(Your assignment)
Each line from the one containing "Apply the relevant" to the end of the listing below should be repeated exactly, with no other line included.

(Exercise input)
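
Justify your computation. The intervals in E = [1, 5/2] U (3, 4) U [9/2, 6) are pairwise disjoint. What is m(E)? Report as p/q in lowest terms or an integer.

For pairwise disjoint intervals, m(union_i I_i) = sum_i m(I_i),
and m is invariant under swapping open/closed endpoints (single points have measure 0).
So m(E) = sum_i (b_i - a_i).
  I_1 has length 5/2 - 1 = 3/2.
  I_2 has length 4 - 3 = 1.
  I_3 has length 6 - 9/2 = 3/2.
Summing:
  m(E) = 3/2 + 1 + 3/2 = 4.

4


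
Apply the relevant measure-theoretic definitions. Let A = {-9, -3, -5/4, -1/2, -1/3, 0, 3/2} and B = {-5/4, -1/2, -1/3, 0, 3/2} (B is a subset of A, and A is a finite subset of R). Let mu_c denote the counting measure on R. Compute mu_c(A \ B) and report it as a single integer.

Counting measure assigns mu_c(E) = |E| (number of elements) when E is finite. For B subset A, A \ B is the set of elements of A not in B, so |A \ B| = |A| - |B|.
|A| = 7, |B| = 5, so mu_c(A \ B) = 7 - 5 = 2.

2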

(Exercise output)
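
Apply the relevant measure-theoretic definitions. Let A = {-9, -3, -5/4, -1/2, -1/3, 0, 3/2} and B = {-5/4, -1/2, -1/3, 0, 3/2} (B is a subset of A, and A is a finite subset of R). Let mu_c denote the counting measure on R. Compute mu_c(A \ B) and report it as a single integer.

Counting measure assigns mu_c(E) = |E| (number of elements) when E is finite. For B subset A, A \ B is the set of elements of A not in B, so |A \ B| = |A| - |B|.
|A| = 7, |B| = 5, so mu_c(A \ B) = 7 - 5 = 2.

2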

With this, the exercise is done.